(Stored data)
···

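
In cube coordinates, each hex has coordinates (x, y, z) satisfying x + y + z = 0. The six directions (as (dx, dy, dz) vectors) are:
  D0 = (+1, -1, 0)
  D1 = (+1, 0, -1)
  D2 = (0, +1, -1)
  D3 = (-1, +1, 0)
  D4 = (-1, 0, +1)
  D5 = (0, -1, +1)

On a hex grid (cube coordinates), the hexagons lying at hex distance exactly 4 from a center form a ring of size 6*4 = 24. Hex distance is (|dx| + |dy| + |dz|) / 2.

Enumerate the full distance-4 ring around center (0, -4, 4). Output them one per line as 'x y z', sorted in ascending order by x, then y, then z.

Answer: -4 -4 8
-4 -3 7
-4 -2 6
-4 -1 5
-4 0 4
-3 -5 8
-3 0 3
-2 -6 8
-2 0 2
-1 -7 8
-1 0 1
0 -8 8
0 0 0
1 -8 7
1 -1 0
2 -8 6
2 -2 0
3 -8 5
3 -3 0
4 -8 4
4 -7 3
4 -6 2
4 -5 1
4 -4 0

Derivation:
Walk ring at distance 4 from (0, -4, 4):
Start at center + D4*4 = (-4, -4, 8)
  hex 0: (-4, -4, 8)
  hex 1: (-3, -5, 8)
  hex 2: (-2, -6, 8)
  hex 3: (-1, -7, 8)
  hex 4: (0, -8, 8)
  hex 5: (1, -8, 7)
  hex 6: (2, -8, 6)
  hex 7: (3, -8, 5)
  hex 8: (4, -8, 4)
  hex 9: (4, -7, 3)
  hex 10: (4, -6, 2)
  hex 11: (4, -5, 1)
  hex 12: (4, -4, 0)
  hex 13: (3, -3, 0)
  hex 14: (2, -2, 0)
  hex 15: (1, -1, 0)
  hex 16: (0, 0, 0)
  hex 17: (-1, 0, 1)
  hex 18: (-2, 0, 2)
  hex 19: (-3, 0, 3)
  hex 20: (-4, 0, 4)
  hex 21: (-4, -1, 5)
  hex 22: (-4, -2, 6)
  hex 23: (-4, -3, 7)
Sorted: 24 hexes.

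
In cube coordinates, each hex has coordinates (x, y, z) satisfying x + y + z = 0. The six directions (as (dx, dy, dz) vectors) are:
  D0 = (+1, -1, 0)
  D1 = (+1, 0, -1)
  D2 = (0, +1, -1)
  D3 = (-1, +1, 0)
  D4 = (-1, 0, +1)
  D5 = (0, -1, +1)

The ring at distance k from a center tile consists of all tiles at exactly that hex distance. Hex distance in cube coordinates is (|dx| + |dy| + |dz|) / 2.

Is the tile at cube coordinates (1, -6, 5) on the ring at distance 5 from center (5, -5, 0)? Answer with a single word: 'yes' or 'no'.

Answer: yes

Derivation:
|px - cx| = |1 - 5| = 4
|py - cy| = |-6 - (-5)| = 1
|pz - cz| = |5 - 0| = 5
distance = (4+1+5)/2 = 10/2 = 5
radius = 5; distance == radius -> yes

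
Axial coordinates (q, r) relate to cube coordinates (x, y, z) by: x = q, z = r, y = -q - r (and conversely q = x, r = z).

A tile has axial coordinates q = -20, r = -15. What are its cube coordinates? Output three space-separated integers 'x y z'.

x = q = -20
z = r = -15
y = -x - z = -(-20) - (-15) = 35

Answer: -20 35 -15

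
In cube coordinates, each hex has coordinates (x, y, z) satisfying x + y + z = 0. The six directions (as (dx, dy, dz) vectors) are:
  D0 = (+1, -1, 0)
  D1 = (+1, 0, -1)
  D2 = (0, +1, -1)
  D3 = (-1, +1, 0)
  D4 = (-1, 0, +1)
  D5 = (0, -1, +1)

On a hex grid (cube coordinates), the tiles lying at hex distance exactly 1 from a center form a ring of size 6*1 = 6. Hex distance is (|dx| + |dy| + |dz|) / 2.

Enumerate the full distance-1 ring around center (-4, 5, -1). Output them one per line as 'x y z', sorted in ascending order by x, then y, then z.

Walk ring at distance 1 from (-4, 5, -1):
Start at center + D4*1 = (-5, 5, 0)
  hex 0: (-5, 5, 0)
  hex 1: (-4, 4, 0)
  hex 2: (-3, 4, -1)
  hex 3: (-3, 5, -2)
  hex 4: (-4, 6, -2)
  hex 5: (-5, 6, -1)
Sorted: 6 hexes.

Answer: -5 5 0
-5 6 -1
-4 4 0
-4 6 -2
-3 4 -1
-3 5 -2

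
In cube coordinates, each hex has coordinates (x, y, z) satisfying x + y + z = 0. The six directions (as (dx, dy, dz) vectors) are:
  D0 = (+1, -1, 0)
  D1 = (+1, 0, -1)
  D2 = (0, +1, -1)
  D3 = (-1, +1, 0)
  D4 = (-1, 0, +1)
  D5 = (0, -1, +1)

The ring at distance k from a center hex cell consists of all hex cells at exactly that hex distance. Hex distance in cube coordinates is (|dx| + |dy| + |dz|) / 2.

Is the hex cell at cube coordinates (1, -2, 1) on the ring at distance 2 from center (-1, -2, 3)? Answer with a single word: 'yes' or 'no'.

Answer: yes

Derivation:
|px - cx| = |1 - (-1)| = 2
|py - cy| = |-2 - (-2)| = 0
|pz - cz| = |1 - 3| = 2
distance = (2+0+2)/2 = 4/2 = 2
radius = 2; distance == radius -> yes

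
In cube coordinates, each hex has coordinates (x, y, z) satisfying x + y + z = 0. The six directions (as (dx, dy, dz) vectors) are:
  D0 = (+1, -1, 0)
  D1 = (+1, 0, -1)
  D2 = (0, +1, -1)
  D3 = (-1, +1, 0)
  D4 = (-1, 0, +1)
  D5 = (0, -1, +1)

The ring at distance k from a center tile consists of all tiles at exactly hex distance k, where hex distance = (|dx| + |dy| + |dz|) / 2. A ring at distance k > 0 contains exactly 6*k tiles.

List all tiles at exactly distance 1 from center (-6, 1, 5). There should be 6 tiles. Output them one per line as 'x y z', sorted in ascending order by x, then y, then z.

Answer: -7 1 6
-7 2 5
-6 0 6
-6 2 4
-5 0 5
-5 1 4

Derivation:
Walk ring at distance 1 from (-6, 1, 5):
Start at center + D4*1 = (-7, 1, 6)
  hex 0: (-7, 1, 6)
  hex 1: (-6, 0, 6)
  hex 2: (-5, 0, 5)
  hex 3: (-5, 1, 4)
  hex 4: (-6, 2, 4)
  hex 5: (-7, 2, 5)
Sorted: 6 hexes.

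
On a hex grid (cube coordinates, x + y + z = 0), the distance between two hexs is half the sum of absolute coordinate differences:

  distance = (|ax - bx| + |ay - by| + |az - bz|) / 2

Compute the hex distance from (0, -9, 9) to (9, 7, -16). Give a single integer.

|ax - bx| = |0 - 9| = 9
|ay - by| = |-9 - 7| = 16
|az - bz| = |9 - (-16)| = 25
distance = (9 + 16 + 25) / 2 = 50 / 2 = 25

Answer: 25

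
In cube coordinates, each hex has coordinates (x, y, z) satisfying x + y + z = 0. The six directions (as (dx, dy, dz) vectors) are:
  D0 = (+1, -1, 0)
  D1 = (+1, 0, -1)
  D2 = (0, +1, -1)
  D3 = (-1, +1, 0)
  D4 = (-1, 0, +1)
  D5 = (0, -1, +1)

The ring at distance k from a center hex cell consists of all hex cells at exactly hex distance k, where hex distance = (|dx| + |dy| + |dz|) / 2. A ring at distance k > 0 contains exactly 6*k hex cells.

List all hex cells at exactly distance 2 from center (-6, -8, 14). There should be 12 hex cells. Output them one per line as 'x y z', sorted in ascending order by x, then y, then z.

Answer: -8 -8 16
-8 -7 15
-8 -6 14
-7 -9 16
-7 -6 13
-6 -10 16
-6 -6 12
-5 -10 15
-5 -7 12
-4 -10 14
-4 -9 13
-4 -8 12

Derivation:
Walk ring at distance 2 from (-6, -8, 14):
Start at center + D4*2 = (-8, -8, 16)
  hex 0: (-8, -8, 16)
  hex 1: (-7, -9, 16)
  hex 2: (-6, -10, 16)
  hex 3: (-5, -10, 15)
  hex 4: (-4, -10, 14)
  hex 5: (-4, -9, 13)
  hex 6: (-4, -8, 12)
  hex 7: (-5, -7, 12)
  hex 8: (-6, -6, 12)
  hex 9: (-7, -6, 13)
  hex 10: (-8, -6, 14)
  hex 11: (-8, -7, 15)
Sorted: 12 hexes.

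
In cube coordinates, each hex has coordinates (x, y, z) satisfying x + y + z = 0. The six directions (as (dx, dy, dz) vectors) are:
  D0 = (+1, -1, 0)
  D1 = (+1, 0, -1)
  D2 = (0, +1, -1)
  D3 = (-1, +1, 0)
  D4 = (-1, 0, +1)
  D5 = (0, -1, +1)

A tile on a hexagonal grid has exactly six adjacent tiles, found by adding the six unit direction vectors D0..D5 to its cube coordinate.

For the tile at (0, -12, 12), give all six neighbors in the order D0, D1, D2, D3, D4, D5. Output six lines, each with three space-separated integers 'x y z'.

Center: (0, -12, 12). Add each direction:
  D0: (0, -12, 12) + (1, -1, 0) = (1, -13, 12)
  D1: (0, -12, 12) + (1, 0, -1) = (1, -12, 11)
  D2: (0, -12, 12) + (0, 1, -1) = (0, -11, 11)
  D3: (0, -12, 12) + (-1, 1, 0) = (-1, -11, 12)
  D4: (0, -12, 12) + (-1, 0, 1) = (-1, -12, 13)
  D5: (0, -12, 12) + (0, -1, 1) = (0, -13, 13)

Answer: 1 -13 12
1 -12 11
0 -11 11
-1 -11 12
-1 -12 13
0 -13 13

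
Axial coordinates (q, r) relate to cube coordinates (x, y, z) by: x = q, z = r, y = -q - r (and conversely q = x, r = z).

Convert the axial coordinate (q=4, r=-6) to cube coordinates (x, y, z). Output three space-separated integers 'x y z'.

x = q = 4
z = r = -6
y = -x - z = -(4) - (-6) = 2

Answer: 4 2 -6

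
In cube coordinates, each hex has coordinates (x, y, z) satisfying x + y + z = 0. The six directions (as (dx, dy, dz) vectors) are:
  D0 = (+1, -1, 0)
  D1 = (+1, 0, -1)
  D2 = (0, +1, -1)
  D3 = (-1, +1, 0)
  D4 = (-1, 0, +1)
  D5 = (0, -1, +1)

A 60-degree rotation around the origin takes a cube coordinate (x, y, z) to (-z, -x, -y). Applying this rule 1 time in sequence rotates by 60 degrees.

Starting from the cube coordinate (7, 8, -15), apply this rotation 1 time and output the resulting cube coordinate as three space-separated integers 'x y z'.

Start: (7, 8, -15)
Step 1: (7, 8, -15) -> (-(-15), -(7), -(8)) = (15, -7, -8)

Answer: 15 -7 -8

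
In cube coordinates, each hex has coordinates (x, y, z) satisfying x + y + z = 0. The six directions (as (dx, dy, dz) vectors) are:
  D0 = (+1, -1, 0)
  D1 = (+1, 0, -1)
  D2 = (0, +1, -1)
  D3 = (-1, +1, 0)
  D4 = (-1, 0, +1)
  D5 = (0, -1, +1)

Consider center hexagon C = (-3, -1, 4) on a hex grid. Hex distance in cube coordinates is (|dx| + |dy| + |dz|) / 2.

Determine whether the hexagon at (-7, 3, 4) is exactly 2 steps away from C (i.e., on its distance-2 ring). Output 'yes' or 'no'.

|px - cx| = |-7 - (-3)| = 4
|py - cy| = |3 - (-1)| = 4
|pz - cz| = |4 - 4| = 0
distance = (4+4+0)/2 = 8/2 = 4
radius = 2; distance != radius -> no

Answer: no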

···

Directions =>
Give again, exactly as written, the lines running from the first line of the data above through the line that contains "On a hex grid (cube coordinates), the hexagons".

Reply =>
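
In cube coordinates, each hex has coordinates (x, y, z) satisfying x + y + z = 0. The six directions (as (dx, dy, dz) vectors) are:
  D0 = (+1, -1, 0)
  D1 = (+1, 0, -1)
  D2 = (0, +1, -1)
  D3 = (-1, +1, 0)
  D4 = (-1, 0, +1)
  D5 = (0, -1, +1)

On a hex grid (cube coordinates), the hexagons lying at hex distance exactly 4 from a center form a ring of size 6*4 = 24. Hex distance is (|dx| + |dy| + |dz|) / 2.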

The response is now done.